WHAT YOU NEED TO DO: Locate every line in the records below that contains the word "guided", and copy each one.

DATA RECORDS:
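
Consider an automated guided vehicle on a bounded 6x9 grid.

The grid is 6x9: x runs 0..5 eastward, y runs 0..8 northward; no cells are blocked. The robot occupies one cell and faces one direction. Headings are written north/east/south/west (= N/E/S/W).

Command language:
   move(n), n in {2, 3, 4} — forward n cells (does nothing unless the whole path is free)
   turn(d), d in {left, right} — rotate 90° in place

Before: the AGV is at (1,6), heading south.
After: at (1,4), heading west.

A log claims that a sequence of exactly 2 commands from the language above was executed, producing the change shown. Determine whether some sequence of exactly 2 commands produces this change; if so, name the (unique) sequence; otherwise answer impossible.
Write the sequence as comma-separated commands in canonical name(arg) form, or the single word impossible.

key: position moved to (1,4) AND the heading swung to W — translation plus rotation needed
begin: at (1,6), heading south
step 1 (move(2)): at (1,4), heading south
step 2 (turn(right)): at (1,4), heading west
no other 2-command option fits: unique.

move(2), turn(right)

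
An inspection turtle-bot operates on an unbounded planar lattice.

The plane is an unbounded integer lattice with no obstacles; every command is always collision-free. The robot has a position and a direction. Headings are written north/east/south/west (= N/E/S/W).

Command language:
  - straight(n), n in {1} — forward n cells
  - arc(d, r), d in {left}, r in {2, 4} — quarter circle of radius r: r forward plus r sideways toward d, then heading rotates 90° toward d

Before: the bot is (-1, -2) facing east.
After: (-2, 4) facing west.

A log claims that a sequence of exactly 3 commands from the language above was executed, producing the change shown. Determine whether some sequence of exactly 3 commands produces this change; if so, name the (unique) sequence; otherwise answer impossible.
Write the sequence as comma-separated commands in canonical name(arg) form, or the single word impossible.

key: running arc(left, 4) before straight(1) would end elsewhere — order is forced
initial: (-1, -2) facing east
[1] after straight(1): (0, -2) facing east
[2] after arc(left, 2): (2, 0) facing north
[3] after arc(left, 4): (-2, 4) facing west
all 27 alternatives checked — unique.

straight(1), arc(left, 2), arc(left, 4)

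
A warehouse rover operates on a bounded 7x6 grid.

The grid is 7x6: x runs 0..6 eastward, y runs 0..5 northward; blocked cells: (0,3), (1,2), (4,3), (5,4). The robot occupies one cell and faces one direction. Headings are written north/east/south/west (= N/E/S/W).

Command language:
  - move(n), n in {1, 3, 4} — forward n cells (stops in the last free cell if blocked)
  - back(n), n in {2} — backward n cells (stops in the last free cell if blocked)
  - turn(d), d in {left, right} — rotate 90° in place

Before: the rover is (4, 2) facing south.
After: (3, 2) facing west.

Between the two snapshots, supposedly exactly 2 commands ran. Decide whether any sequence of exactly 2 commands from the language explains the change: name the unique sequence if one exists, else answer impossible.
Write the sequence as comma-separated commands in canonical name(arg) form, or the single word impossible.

turn(right), move(1)

key: position moved to (3,2) AND the heading swung to W — translation plus rotation needed
from: (4, 2) facing south
[1] after turn(right): (4, 2) facing west
[2] after move(1): (3, 2) facing west
uniquely the one of 36 2-step routes that fits.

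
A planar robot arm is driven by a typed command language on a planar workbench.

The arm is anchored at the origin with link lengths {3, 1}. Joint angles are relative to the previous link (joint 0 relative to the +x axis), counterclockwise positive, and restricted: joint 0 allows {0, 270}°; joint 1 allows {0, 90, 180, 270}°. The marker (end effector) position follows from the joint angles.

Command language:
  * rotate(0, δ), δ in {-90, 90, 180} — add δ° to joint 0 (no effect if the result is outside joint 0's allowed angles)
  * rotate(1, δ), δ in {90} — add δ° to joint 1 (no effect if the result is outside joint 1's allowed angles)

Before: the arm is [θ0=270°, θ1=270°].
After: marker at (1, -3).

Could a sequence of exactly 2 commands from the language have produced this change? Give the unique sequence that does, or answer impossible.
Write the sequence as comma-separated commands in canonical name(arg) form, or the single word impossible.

rotate(1, 90), rotate(1, 90)

begin: [θ0=270°, θ1=270°]
step 1 (rotate(1, 90)): [θ0=270°, θ1=0°]
step 2 (rotate(1, 90)): [θ0=270°, θ1=90°]
no rival 2-sequence matches.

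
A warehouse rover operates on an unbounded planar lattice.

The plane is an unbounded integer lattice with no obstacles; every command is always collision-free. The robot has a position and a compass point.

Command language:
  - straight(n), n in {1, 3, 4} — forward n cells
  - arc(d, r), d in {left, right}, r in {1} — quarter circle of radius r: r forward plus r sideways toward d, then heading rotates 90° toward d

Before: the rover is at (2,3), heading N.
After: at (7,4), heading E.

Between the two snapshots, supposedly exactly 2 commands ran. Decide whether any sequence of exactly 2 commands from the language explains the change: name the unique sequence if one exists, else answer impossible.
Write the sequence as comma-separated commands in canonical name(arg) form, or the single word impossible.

arc(right, 1), straight(4)

key: running straight(4) before arc(right, 1) would end elsewhere — order is forced
from: at (2,3), heading N
step 1 (arc(right, 1)): at (3,4), heading E
step 2 (straight(4)): at (7,4), heading E
no other 2-command option fits: unique.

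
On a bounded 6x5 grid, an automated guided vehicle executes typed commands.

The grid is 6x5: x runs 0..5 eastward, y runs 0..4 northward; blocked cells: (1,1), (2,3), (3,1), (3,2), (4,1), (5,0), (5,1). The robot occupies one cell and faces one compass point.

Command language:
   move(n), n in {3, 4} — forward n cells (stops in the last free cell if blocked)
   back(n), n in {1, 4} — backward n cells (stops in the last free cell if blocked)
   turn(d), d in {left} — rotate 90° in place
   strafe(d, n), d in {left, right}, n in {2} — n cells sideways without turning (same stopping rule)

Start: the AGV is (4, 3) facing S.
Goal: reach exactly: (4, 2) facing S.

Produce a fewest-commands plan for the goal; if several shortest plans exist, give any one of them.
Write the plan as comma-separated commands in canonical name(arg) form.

initial: (4, 3) facing S
t=1 move(4) ⇒ (4, 2) facing S
no 0-step plan works, so 1 is optimal.

move(4)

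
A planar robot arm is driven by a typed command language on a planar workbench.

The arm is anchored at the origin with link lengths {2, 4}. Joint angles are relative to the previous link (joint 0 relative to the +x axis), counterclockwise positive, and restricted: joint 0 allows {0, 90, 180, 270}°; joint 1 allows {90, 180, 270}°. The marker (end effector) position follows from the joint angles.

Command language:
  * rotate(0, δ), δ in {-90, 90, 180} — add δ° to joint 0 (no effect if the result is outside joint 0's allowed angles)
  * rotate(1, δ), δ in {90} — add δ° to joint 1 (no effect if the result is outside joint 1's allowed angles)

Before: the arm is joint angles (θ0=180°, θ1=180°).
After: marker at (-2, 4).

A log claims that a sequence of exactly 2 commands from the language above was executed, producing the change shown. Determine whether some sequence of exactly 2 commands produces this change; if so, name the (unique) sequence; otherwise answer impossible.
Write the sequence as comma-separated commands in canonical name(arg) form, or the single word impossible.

initial: joint angles (θ0=180°, θ1=180°)
t=1 rotate(1, 90) ⇒ joint angles (θ0=180°, θ1=270°)
t=2 rotate(1, 90) ⇒ joint angles (θ0=180°, θ1=270°)
all 16 alternatives checked — unique.

rotate(1, 90), rotate(1, 90)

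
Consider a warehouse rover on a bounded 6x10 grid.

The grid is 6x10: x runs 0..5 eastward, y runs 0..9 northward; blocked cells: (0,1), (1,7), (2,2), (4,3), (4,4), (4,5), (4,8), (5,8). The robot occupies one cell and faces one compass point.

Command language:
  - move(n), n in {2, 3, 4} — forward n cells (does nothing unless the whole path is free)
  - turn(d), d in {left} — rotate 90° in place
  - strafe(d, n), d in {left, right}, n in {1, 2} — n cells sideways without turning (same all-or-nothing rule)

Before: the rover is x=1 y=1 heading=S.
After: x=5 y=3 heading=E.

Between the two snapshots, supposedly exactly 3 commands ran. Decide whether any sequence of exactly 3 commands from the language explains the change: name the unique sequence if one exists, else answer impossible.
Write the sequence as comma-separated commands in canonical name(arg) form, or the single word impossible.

key: cell and facing (now E) both changed — the 3 commands mix motion and turning
t0: x=1 y=1 heading=S
step 1 (turn(left)): x=1 y=1 heading=E
step 2 (move(4)): x=5 y=1 heading=E
step 3 (strafe(left, 2)): x=5 y=3 heading=E
uniquely the one of 512 3-step routes that fits.

turn(left), move(4), strafe(left, 2)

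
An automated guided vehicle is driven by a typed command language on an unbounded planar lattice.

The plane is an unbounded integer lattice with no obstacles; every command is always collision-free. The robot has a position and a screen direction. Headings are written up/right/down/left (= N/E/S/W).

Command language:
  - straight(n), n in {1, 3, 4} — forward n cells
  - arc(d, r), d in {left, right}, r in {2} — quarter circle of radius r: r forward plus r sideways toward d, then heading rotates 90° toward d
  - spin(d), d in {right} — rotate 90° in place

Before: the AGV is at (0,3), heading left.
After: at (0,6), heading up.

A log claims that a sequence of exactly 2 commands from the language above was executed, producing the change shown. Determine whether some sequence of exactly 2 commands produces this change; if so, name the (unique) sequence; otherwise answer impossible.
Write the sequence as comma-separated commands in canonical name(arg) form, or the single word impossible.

key: running straight(3) before spin(right) would end elsewhere — order is forced
initial: at (0,3), heading left
[1] after spin(right): at (0,3), heading up
[2] after straight(3): at (0,6), heading up
no rival 2-sequence matches.

spin(right), straight(3)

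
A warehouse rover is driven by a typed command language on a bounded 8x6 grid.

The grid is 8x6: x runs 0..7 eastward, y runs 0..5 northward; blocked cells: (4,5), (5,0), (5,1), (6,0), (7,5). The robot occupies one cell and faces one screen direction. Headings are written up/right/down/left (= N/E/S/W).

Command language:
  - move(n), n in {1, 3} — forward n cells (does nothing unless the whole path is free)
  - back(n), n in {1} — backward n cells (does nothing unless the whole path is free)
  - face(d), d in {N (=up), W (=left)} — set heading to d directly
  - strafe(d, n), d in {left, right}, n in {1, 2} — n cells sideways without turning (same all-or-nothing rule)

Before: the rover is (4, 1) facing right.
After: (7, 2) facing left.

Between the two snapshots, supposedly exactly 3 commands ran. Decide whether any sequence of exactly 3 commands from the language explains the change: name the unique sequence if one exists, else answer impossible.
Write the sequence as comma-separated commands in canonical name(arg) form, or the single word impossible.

key: running face(W) before strafe(left, 1) would end elsewhere — order is forced
initial: (4, 1) facing right
step 1 (strafe(left, 1)): (4, 2) facing right
step 2 (move(3)): (7, 2) facing right
step 3 (face(W)): (7, 2) facing left
all 729 alternatives checked — unique.

strafe(left, 1), move(3), face(W)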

RESPONSE TO THE EXERCISE:
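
Consider an automated guided vehicle on a bounded 6x9 grid.
On a bounded 6x5 grid, an automated guided vehicle executes typed commands.
An automated guided vehicle is driven by a typed command language on an unbounded planar lattice.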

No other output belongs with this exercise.